[Saved data entries]
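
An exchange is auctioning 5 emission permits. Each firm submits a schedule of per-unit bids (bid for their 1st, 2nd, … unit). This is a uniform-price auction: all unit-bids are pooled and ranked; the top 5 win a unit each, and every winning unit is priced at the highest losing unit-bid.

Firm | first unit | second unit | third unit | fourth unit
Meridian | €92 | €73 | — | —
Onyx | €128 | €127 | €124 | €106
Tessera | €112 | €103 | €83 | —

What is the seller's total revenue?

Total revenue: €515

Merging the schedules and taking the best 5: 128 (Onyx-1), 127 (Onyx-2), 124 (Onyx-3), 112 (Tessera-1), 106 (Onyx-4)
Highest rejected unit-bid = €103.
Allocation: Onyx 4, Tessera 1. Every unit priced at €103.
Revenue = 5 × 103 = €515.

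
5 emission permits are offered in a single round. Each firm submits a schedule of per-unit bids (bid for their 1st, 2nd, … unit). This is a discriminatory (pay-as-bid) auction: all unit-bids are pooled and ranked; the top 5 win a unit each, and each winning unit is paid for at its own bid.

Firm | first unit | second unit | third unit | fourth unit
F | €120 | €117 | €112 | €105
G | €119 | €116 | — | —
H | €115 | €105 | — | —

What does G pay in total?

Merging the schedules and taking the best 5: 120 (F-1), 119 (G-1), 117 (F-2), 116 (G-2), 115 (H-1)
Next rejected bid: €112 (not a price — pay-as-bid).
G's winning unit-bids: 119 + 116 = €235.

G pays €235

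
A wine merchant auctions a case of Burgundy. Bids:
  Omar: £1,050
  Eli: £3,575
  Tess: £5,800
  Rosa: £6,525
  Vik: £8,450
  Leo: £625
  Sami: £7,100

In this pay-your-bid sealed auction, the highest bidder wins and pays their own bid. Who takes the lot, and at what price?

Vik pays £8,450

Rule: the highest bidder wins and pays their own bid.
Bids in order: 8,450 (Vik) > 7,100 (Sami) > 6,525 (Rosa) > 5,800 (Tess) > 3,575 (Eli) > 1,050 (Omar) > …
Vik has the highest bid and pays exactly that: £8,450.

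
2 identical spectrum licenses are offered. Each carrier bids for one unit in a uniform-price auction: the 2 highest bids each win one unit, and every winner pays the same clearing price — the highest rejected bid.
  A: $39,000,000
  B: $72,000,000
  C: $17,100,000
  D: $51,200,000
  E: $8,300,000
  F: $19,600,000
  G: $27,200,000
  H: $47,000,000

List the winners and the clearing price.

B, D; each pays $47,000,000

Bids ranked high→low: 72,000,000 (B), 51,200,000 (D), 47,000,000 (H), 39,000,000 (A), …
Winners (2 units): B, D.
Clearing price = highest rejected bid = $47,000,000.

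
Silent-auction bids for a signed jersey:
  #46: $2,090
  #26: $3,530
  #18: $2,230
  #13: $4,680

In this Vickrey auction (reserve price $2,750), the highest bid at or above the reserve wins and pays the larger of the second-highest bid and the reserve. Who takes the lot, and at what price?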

### WORK REQUIRED
Copy all of the entries above exactly as shown.

### EXERCISE OUTPUT
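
An exchange is auctioning 5 emission permits. Each firm submits a schedule of per-unit bids (bid for their 1st, 2nd, … unit). This is a uniform-price auction: all unit-bids are pooled and ranked; the top 5 win a unit each, and every winning unit is priced at the highest losing unit-bid.

Firm | first unit | second unit | third unit | fourth unit
Meridian | €92 | €73 | — | —
Onyx | €128 | €127 | €124 | €106
Tessera | €112 | €103 | €83 | —

What is the seller's total revenue?

Total revenue: €515

Merging the schedules and taking the best 5: 128 (Onyx-1), 127 (Onyx-2), 124 (Onyx-3), 112 (Tessera-1), 106 (Onyx-4)
Highest rejected unit-bid = €103.
Allocation: Onyx 4, Tessera 1. Every unit priced at €103.
Revenue = 5 × 103 = €515.

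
5 emission permits are offered in a single round. Each firm submits a schedule of per-unit bids (bid for their 1st, 2nd, … unit). This is a discriminatory (pay-as-bid) auction: all unit-bids are pooled and ranked; the top 5 win a unit each, and each winning unit is paid for at its own bid.

Firm | first unit | second unit | third unit | fourth unit
F | €120 | €117 | €112 | €105
G | €119 | €116 | — | —
H | €115 | €105 | — | —

What does G pay in total?

Merging the schedules and taking the best 5: 120 (F-1), 119 (G-1), 117 (F-2), 116 (G-2), 115 (H-1)
Next rejected bid: €112 (not a price — pay-as-bid).
G's winning unit-bids: 119 + 116 = €235.

G pays €235

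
A wine merchant auctions a case of Burgundy. Bids:
  Omar: £1,050
  Eli: £3,575
  Tess: £5,800
  Rosa: £6,525
  Vik: £8,450
  Leo: £625
  Sami: £7,100

In this pay-your-bid sealed auction, the highest bidder wins and pays their own bid. Who takes the lot, and at what price?

Vik pays £8,450

Rule: the highest bidder wins and pays their own bid.
Bids in order: 8,450 (Vik) > 7,100 (Sami) > 6,525 (Rosa) > 5,800 (Tess) > 3,575 (Eli) > 1,050 (Omar) > …
Vik has the highest bid and pays exactly that: £8,450.

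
2 identical spectrum licenses are offered. Each carrier bids for one unit in a uniform-price auction: the 2 highest bids each win one unit, and every winner pays the same clearing price — the highest rejected bid.
  A: $39,000,000
  B: $72,000,000
  C: $17,100,000
  D: $51,200,000
  E: $8,300,000
  F: $19,600,000
  G: $27,200,000
  H: $47,000,000

List the winners and the clearing price.

B, D; each pays $47,000,000

Bids ranked high→low: 72,000,000 (B), 51,200,000 (D), 47,000,000 (H), 39,000,000 (A), …
Winners (2 units): B, D.
Clearing price = highest rejected bid = $47,000,000.

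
Silent-auction bids for a signed jersey:
  #46: $2,090
  #26: $3,530
  #18: $2,230
  #13: $4,680

In this Vickrey auction (reserve price $2,750), the highest bid at or above the reserve wins and pays the larger of the second-highest bid and the reserve. Who takes the lot, and at what price?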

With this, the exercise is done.